What the exercise asks: Could you reproduce, exactly and alone, the lines running from the one with "S₀ = $120.00, u" to the end of the data below?

Records contained in a dataset:
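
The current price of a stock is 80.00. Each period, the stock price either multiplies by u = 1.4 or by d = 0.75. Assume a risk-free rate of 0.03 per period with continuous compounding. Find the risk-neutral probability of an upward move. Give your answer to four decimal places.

p = 0.4315

Risk-neutral probability p = (e^0.03 − 0.75)/(1.4 − 0.75) = 0.2805/0.6500 = 0.4315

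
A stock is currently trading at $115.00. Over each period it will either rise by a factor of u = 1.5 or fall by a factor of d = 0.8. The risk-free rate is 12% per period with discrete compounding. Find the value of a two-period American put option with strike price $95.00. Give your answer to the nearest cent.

$5.03

Risk-neutral probability p = (1 + 0.12 − 0.8)/(1.5 − 0.8) = 0.3200/0.7000 = 0.4571
Terminal stock prices: S_uu = 258.8, S_ud = 138, S_dd = 73.6
Terminal payoffs (K − S): max(-163.8, 0) = 0, max(-43, 0) = 0, max(21.4, 0) = 21.4
Node u (S = 172.5): continuation = 1/1.12·[0.4571·0.0000 + 0.5429·0.0000] = 0.0000; exercise value = 0.0000 ≤ continuation, so V_u = 0.0000
Node d (S = 92): continuation = 1/1.12·[0.4571·0.0000 + 0.5429·21.4000] = 10.3724; exercise value = 3.0000 ≤ continuation, so V_d = 10.3724
Node 0 (S = 115): continuation = 1/1.12·[0.4571·0.0000 + 0.5429·10.3724] = 5.0275; exercise value = 0.0000 ≤ continuation, so V_0 = 5.0275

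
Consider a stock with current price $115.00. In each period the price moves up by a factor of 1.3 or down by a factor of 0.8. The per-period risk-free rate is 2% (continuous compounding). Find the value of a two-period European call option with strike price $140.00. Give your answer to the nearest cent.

Risk-neutral probability p = (e^0.02 − 0.8)/(1.3 − 0.8) = 0.2202/0.5000 = 0.4404
Terminal stock prices: S_uu = 194.4, S_ud = 119.6, S_dd = 73.6
Terminal payoffs (S − K): max(54.35, 0) = 54.35, max(-20.4, 0) = 0, max(-66.4, 0) = 0
Node u (S = 149.5): V_u = e^(−0.02)·[0.4404·54.3500 + 0.5596·0.0000] = 23.4619
Node d (S = 92): V_d = e^(−0.02)·[0.4404·0.0000 + 0.5596·0.0000] = 0.0000
Node 0 (S = 115): V_0 = e^(−0.02)·[0.4404·23.4619 + 0.5596·0.0000] = 10.1281

$10.13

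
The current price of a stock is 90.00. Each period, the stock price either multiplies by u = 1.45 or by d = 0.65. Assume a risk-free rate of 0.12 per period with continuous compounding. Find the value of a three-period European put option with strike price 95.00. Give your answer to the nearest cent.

11.31

Risk-neutral probability p = (e^0.12 − 0.65)/(1.45 − 0.65) = 0.4775/0.8000 = 0.5969
Terminal stock prices: S_uuu = 274.4, S_uud = 123, S_udd = 55.14, S_ddd = 24.72
Terminal payoffs (K − S): max(-179.4, 0) = 0, max(-28, 0) = 0, max(39.86, 0) = 39.86, max(70.28, 0) = 70.28
Node uu (S = 189.2): V_uu = e^(−0.12)·[0.5969·0.0000 + 0.4031·0.0000] = 0.0000
Node ud (S = 84.83): V_ud = e^(−0.12)·[0.5969·0.0000 + 0.4031·39.8637] = 14.2530
Node dd (S = 38.03): V_dd = e^(−0.12)·[0.5969·39.8637 + 0.4031·70.2837] = 46.2324
Node u (S = 130.5): V_u = e^(−0.12)·[0.5969·0.0000 + 0.4031·14.2530] = 5.0961
Node d (S = 58.5): V_d = e^(−0.12)·[0.5969·14.2530 + 0.4031·46.2324] = 24.0753
Node 0 (S = 90): V_0 = e^(−0.12)·[0.5969·5.0961 + 0.4031·24.0753] = 11.3057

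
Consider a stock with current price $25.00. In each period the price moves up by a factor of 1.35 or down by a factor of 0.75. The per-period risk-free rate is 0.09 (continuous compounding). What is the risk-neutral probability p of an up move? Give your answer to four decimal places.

Risk-neutral probability p = (e^0.09 − 0.75)/(1.35 − 0.75) = 0.3442/0.6000 = 0.5736

p = 0.5736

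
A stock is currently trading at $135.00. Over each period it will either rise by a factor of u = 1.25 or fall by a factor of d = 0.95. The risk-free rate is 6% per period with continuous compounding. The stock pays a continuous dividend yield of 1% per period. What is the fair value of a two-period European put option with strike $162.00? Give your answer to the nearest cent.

$16.30

Per-period risk-free factor R = e^0.06 = 1.0618; dividend-adjusted growth = e^(0.06−0.01) = 1.0513.
Risk-neutral probability p = (1.0513 − 0.95)/(1.25 − 0.95) = 0.1013/0.3000 = 0.3376
Terminal stock prices: S_uu = 210.9, S_ud = 160.3, S_dd = 121.8
Terminal payoffs (K − S): max(-48.94, 0) = 0, max(1.688, 0) = 1.688, max(40.16, 0) = 40.16
Node u (S = 168.8): V_u = e^(−0.06)·[0.3376·0.0000 + 0.6624·1.6875] = 1.0528
Node d (S = 128.2): V_d = e^(−0.06)·[0.3376·1.6875 + 0.6624·40.1625] = 25.5920
Node 0 (S = 135): V_0 = e^(−0.06)·[0.3376·1.0528 + 0.6624·25.5920] = 16.3003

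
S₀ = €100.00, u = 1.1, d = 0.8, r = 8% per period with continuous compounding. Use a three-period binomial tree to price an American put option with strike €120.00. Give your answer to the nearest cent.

€20.00

Risk-neutral probability p = (e^0.08 − 0.8)/(1.1 − 0.8) = 0.2833/0.3000 = 0.9443
Terminal stock prices: S_uuu = 133.1, S_uud = 96.8, S_udd = 70.4, S_ddd = 51.2
Terminal payoffs (K − S): max(-13.1, 0) = 0, max(23.2, 0) = 23.2, max(49.6, 0) = 49.6, max(68.8, 0) = 68.8
Node uu (S = 121): continuation = e^(−0.08)·[0.9443·0.0000 + 0.0557·23.2000] = 1.1931; exercise value = 0.0000 ≤ continuation, so V_uu = 1.1931
Node ud (S = 88): continuation = e^(−0.08)·[0.9443·23.2000 + 0.0557·49.6000] = 22.7740; exercise value = 32.0000 > continuation, so V_ud = 32.0000 (exercise)
Node dd (S = 64): continuation = e^(−0.08)·[0.9443·49.6000 + 0.0557·68.8000] = 46.7740; exercise value = 56.0000 > continuation, so V_dd = 56.0000 (exercise)
Node u (S = 110): continuation = e^(−0.08)·[0.9443·1.1931 + 0.0557·32.0000] = 2.6857; exercise value = 10.0000 > continuation, so V_u = 10.0000 (exercise)
Node d (S = 80): continuation = e^(−0.08)·[0.9443·32.0000 + 0.0557·56.0000] = 30.7740; exercise value = 40.0000 > continuation, so V_d = 40.0000 (exercise)
Node 0 (S = 100): continuation = e^(−0.08)·[0.9443·10.0000 + 0.0557·40.0000] = 10.7740; exercise value = 20.0000 > continuation, so V_0 = 20.0000 (exercise)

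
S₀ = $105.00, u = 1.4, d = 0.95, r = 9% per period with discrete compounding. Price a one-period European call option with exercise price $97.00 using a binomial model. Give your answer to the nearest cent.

$16.01

Risk-neutral probability p = (1 + 0.09 − 0.95)/(1.4 − 0.95) = 0.1400/0.4500 = 0.3111
Terminal stock prices: S_u = 147, S_d = 99.75
Terminal payoffs (S − K): max(50, 0) = 50, max(2.75, 0) = 2.75
Node 0 (S = 105): V_0 = 1/1.09·[0.3111·50.0000 + 0.6889·2.7500] = 16.0092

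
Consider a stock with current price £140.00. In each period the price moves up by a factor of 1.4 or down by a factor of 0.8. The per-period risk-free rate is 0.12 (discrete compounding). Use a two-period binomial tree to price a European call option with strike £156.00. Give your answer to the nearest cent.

£27.17

Risk-neutral probability p = (1 + 0.12 − 0.8)/(1.4 − 0.8) = 0.3200/0.6000 = 0.5333
Terminal stock prices: S_uu = 274.4, S_ud = 156.8, S_dd = 89.6
Terminal payoffs (S − K): max(118.4, 0) = 118.4, max(0.8, 0) = 0.8, max(-66.4, 0) = 0
Node u (S = 196): V_u = 1/1.12·[0.5333·118.4000 + 0.4667·0.8000] = 56.7143
Node d (S = 112): V_d = 1/1.12·[0.5333·0.8000 + 0.4667·0.0000] = 0.3810
Node 0 (S = 140): V_0 = 1/1.12·[0.5333·56.7143 + 0.4667·0.3810] = 27.1655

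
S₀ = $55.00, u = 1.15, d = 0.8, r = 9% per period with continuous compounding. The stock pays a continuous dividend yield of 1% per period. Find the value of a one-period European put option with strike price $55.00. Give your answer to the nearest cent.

Per-period risk-free factor R = e^0.09 = 1.0942; dividend-adjusted growth = e^(0.09−0.01) = 1.0833.
Risk-neutral probability p = (1.0833 − 0.8)/(1.15 − 0.8) = 0.2833/0.3500 = 0.8094
Terminal stock prices: S_u = 63.25, S_d = 44
Terminal payoffs (K − S): max(-8.25, 0) = 0, max(11, 0) = 11
Node 0 (S = 55): V_0 = e^(−0.09)·[0.8094·0.0000 + 0.1906·11.0000] = 1.9162

$1.92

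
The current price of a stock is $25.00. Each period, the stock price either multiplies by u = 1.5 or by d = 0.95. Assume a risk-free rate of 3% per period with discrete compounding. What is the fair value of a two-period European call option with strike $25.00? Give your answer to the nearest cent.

$3.11

Risk-neutral probability p = (1 + 0.03 − 0.95)/(1.5 − 0.95) = 0.0800/0.5500 = 0.1455
Terminal stock prices: S_uu = 56.25, S_ud = 35.62, S_dd = 22.56
Terminal payoffs (S − K): max(31.25, 0) = 31.25, max(10.62, 0) = 10.62, max(-2.438, 0) = 0
Node u (S = 37.5): V_u = 1/1.03·[0.1455·31.2500 + 0.8545·10.6250] = 13.2282
Node d (S = 23.75): V_d = 1/1.03·[0.1455·10.6250 + 0.8545·0.0000] = 1.5004
Node 0 (S = 25): V_0 = 1/1.03·[0.1455·13.2282 + 0.8545·1.5004] = 3.1129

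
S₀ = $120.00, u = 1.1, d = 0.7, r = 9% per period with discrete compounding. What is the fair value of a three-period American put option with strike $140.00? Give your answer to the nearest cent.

Risk-neutral probability p = (1 + 0.09 − 0.7)/(1.1 − 0.7) = 0.3900/0.4000 = 0.9750
Terminal stock prices: S_uuu = 159.7, S_uud = 101.6, S_udd = 64.68, S_ddd = 41.16
Terminal payoffs (K − S): max(-19.72, 0) = 0, max(38.36, 0) = 38.36, max(75.32, 0) = 75.32, max(98.84, 0) = 98.84
Node uu (S = 145.2): continuation = 1/1.09·[0.9750·0.0000 + 0.0250·38.3600] = 0.8798; exercise value = 0.0000 ≤ continuation, so V_uu = 0.8798
Node ud (S = 92.4): continuation = 1/1.09·[0.9750·38.3600 + 0.0250·75.3200] = 36.0404; exercise value = 47.6000 > continuation, so V_ud = 47.6000 (exercise)
Node dd (S = 58.8): continuation = 1/1.09·[0.9750·75.3200 + 0.0250·98.8400] = 69.6404; exercise value = 81.2000 > continuation, so V_dd = 81.2000 (exercise)
Node u (S = 132): continuation = 1/1.09·[0.9750·0.8798 + 0.0250·47.6000] = 1.8787; exercise value = 8.0000 > continuation, so V_u = 8.0000 (exercise)
Node d (S = 84): continuation = 1/1.09·[0.9750·47.6000 + 0.0250·81.2000] = 44.4404; exercise value = 56.0000 > continuation, so V_d = 56.0000 (exercise)
Node 0 (S = 120): continuation = 1/1.09·[0.9750·8.0000 + 0.0250·56.0000] = 8.4404; exercise value = 20.0000 > continuation, so V_0 = 20.0000 (exercise)

$20.00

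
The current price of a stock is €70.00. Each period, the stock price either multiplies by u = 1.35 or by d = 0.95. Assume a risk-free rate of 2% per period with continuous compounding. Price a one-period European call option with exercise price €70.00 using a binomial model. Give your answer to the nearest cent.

Risk-neutral probability p = (e^0.02 − 0.95)/(1.35 − 0.95) = 0.0702/0.4000 = 0.1755
Terminal stock prices: S_u = 94.5, S_d = 66.5
Terminal payoffs (S − K): max(24.5, 0) = 24.5, max(-3.5, 0) = 0
Node 0 (S = 70): V_0 = e^(−0.02)·[0.1755·24.5000 + 0.8245·0.0000] = 4.2147

€4.21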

Reply:
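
S₀ = $120.00, u = 1.1, d = 0.7, r = 9% per period with discrete compounding. What is the fair value of a three-period American put option with strike $140.00? Give your answer to the nearest cent.

Risk-neutral probability p = (1 + 0.09 − 0.7)/(1.1 − 0.7) = 0.3900/0.4000 = 0.9750
Terminal stock prices: S_uuu = 159.7, S_uud = 101.6, S_udd = 64.68, S_ddd = 41.16
Terminal payoffs (K − S): max(-19.72, 0) = 0, max(38.36, 0) = 38.36, max(75.32, 0) = 75.32, max(98.84, 0) = 98.84
Node uu (S = 145.2): continuation = 1/1.09·[0.9750·0.0000 + 0.0250·38.3600] = 0.8798; exercise value = 0.0000 ≤ continuation, so V_uu = 0.8798
Node ud (S = 92.4): continuation = 1/1.09·[0.9750·38.3600 + 0.0250·75.3200] = 36.0404; exercise value = 47.6000 > continuation, so V_ud = 47.6000 (exercise)
Node dd (S = 58.8): continuation = 1/1.09·[0.9750·75.3200 + 0.0250·98.8400] = 69.6404; exercise value = 81.2000 > continuation, so V_dd = 81.2000 (exercise)
Node u (S = 132): continuation = 1/1.09·[0.9750·0.8798 + 0.0250·47.6000] = 1.8787; exercise value = 8.0000 > continuation, so V_u = 8.0000 (exercise)
Node d (S = 84): continuation = 1/1.09·[0.9750·47.6000 + 0.0250·81.2000] = 44.4404; exercise value = 56.0000 > continuation, so V_d = 56.0000 (exercise)
Node 0 (S = 120): continuation = 1/1.09·[0.9750·8.0000 + 0.0250·56.0000] = 8.4404; exercise value = 20.0000 > continuation, so V_0 = 20.0000 (exercise)

$20.00

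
The current price of a stock is €70.00. Each period, the stock price either multiplies by u = 1.35 or by d = 0.95. Assume a risk-free rate of 2% per period with continuous compounding. Price a one-period European call option with exercise price €70.00 using a binomial model. Give your answer to the nearest cent.

Risk-neutral probability p = (e^0.02 − 0.95)/(1.35 − 0.95) = 0.0702/0.4000 = 0.1755
Terminal stock prices: S_u = 94.5, S_d = 66.5
Terminal payoffs (S − K): max(24.5, 0) = 24.5, max(-3.5, 0) = 0
Node 0 (S = 70): V_0 = e^(−0.02)·[0.1755·24.5000 + 0.8245·0.0000] = 4.2147

€4.21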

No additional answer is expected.